Saved data entries
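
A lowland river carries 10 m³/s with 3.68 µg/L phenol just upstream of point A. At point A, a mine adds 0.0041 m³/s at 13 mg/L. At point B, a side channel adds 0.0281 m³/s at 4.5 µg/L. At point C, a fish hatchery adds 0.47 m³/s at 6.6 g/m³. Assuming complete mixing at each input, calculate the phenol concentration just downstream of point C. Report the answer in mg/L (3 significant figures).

3.68 µg/L = 0.00368 mg/L.
After input A: C = (10·0.00368 + 0.0041·13) / 10 = 0.009006 mg/L.
4.5 µg/L = 0.0045 mg/L.
After input B: C = (10·0.009006 + 0.0281·0.0045) / 10.03 = 0.008994 mg/L.
After input C: C = (10.03·0.008994 + 0.47·6.6) / 10.5 = 0.304 mg/L.

0.304 mg/L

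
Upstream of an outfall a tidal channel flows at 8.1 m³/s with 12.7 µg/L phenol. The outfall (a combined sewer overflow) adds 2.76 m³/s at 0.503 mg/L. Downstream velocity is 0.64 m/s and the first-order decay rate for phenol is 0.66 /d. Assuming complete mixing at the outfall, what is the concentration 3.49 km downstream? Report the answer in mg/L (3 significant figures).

12.7 µg/L = 0.0127 mg/L.
After complete mixing, C₀ = (2.76·0.503 + 8.1·0.0127) / 10.86 = 0.1373 mg/L.
Travel time t = 3490 m / 0.64 m/s = 5453 s = 0.06311 d.
C = 0.1373·exp(−0.66·0.06311) = 0.1373·0.9592 = 0.1317 mg/L.

0.132 mg/L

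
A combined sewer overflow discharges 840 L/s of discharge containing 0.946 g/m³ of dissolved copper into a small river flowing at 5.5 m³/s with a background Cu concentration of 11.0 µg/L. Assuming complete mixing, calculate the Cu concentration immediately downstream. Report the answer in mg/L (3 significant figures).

840 L/s = 0.84 m³/s.
11.0 µg/L = 0.011 mg/L.
Conservation of mass across the mixing zone: C = (0.84·0.946 + 5.5·0.011) / (0.84 + 5.5) = 0.8551/6.34 = 0.1349 mg/L.

0.135 mg/L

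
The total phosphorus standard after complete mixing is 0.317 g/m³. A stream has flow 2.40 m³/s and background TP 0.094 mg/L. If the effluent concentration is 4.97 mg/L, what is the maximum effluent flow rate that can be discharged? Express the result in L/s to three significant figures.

115 L/s

Mass balance at complete mixing: C_std·(Q_w + Q_r) = Q_w·C_e + Q_r·C_b.
Rearranging, Q_w = Q_r·(C_std − C_b)/(C_e − C_std) = 2.40·(0.317 − 0.094) / (4.97 − 0.317) = 0.115 m³/s.
= 115 L/s.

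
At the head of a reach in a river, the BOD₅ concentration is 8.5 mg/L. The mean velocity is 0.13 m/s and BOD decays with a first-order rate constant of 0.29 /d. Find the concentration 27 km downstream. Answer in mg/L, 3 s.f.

Travel time t = 27 km / 0.13 m/s = 2.7e+04/0.13 = 2.077e+05 s = 2.404 d.
First-order decay: C = 8.5·exp(−0.29·2.404) = 8.5·0.498 = 4.233 mg/L.

4.23 mg/L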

EXERCISE:
Every record above is to be copied exactly.

RESULT OF THE EXERCISE:
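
A lowland river carries 10 m³/s with 3.68 µg/L phenol just upstream of point A. At point A, a mine adds 0.0041 m³/s at 13 mg/L. At point B, a side channel adds 0.0281 m³/s at 4.5 µg/L. At point C, a fish hatchery adds 0.47 m³/s at 6.6 g/m³. Assuming complete mixing at each input, calculate the phenol concentration just downstream of point C. Report the answer in mg/L (3 significant figures).

3.68 µg/L = 0.00368 mg/L.
After input A: C = (10·0.00368 + 0.0041·13) / 10 = 0.009006 mg/L.
4.5 µg/L = 0.0045 mg/L.
After input B: C = (10·0.009006 + 0.0281·0.0045) / 10.03 = 0.008994 mg/L.
After input C: C = (10.03·0.008994 + 0.47·6.6) / 10.5 = 0.304 mg/L.

0.304 mg/L

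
Upstream of an outfall a tidal channel flows at 8.1 m³/s with 12.7 µg/L phenol. The outfall (a combined sewer overflow) adds 2.76 m³/s at 0.503 mg/L. Downstream velocity is 0.64 m/s and the first-order decay rate for phenol is 0.66 /d. Assuming complete mixing at the outfall, what is the concentration 3.49 km downstream? Report the answer in mg/L (3 significant figures).

12.7 µg/L = 0.0127 mg/L.
After complete mixing, C₀ = (2.76·0.503 + 8.1·0.0127) / 10.86 = 0.1373 mg/L.
Travel time t = 3490 m / 0.64 m/s = 5453 s = 0.06311 d.
C = 0.1373·exp(−0.66·0.06311) = 0.1373·0.9592 = 0.1317 mg/L.

0.132 mg/L

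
A combined sewer overflow discharges 840 L/s of discharge containing 0.946 g/m³ of dissolved copper into a small river flowing at 5.5 m³/s with a background Cu concentration of 11.0 µg/L. Assuming complete mixing, calculate the Cu concentration immediately downstream. Report the answer in mg/L (3 significant figures).

840 L/s = 0.84 m³/s.
11.0 µg/L = 0.011 mg/L.
Conservation of mass across the mixing zone: C = (0.84·0.946 + 5.5·0.011) / (0.84 + 5.5) = 0.8551/6.34 = 0.1349 mg/L.

0.135 mg/L

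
The total phosphorus standard after complete mixing is 0.317 g/m³. A stream has flow 2.40 m³/s and background TP 0.094 mg/L. If the effluent concentration is 4.97 mg/L, what is the maximum effluent flow rate that can be discharged? Express the result in L/s to three significant figures.

115 L/s

Mass balance at complete mixing: C_std·(Q_w + Q_r) = Q_w·C_e + Q_r·C_b.
Rearranging, Q_w = Q_r·(C_std − C_b)/(C_e − C_std) = 2.40·(0.317 − 0.094) / (4.97 − 0.317) = 0.115 m³/s.
= 115 L/s.

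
At the head of a reach in a river, the BOD₅ concentration is 8.5 mg/L. The mean velocity is 0.13 m/s and BOD decays with a first-order rate constant of 0.29 /d. Find the concentration 27 km downstream. Answer in mg/L, 3 s.f.

Travel time t = 27 km / 0.13 m/s = 2.7e+04/0.13 = 2.077e+05 s = 2.404 d.
First-order decay: C = 8.5·exp(−0.29·2.404) = 8.5·0.498 = 4.233 mg/L.

4.23 mg/L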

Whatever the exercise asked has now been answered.